■ Directions: Copy out all of the material. Every line must match the original.
* * *
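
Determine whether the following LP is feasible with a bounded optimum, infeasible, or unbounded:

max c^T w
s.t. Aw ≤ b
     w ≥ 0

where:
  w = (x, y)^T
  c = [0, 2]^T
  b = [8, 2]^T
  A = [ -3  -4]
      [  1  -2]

Unbounded (objective can increase without bound)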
* * *
■ Final answer:
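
Determine whether the following LP is feasible with a bounded optimum, infeasible, or unbounded:

max c^T w
s.t. Aw ≤ b
     w ≥ 0

where:
  w = (x, y)^T
  c = [0, 2]^T
  b = [8, 2]^T
  A = [ -3  -4]
      [  1  -2]

Unbounded (objective can increase without bound)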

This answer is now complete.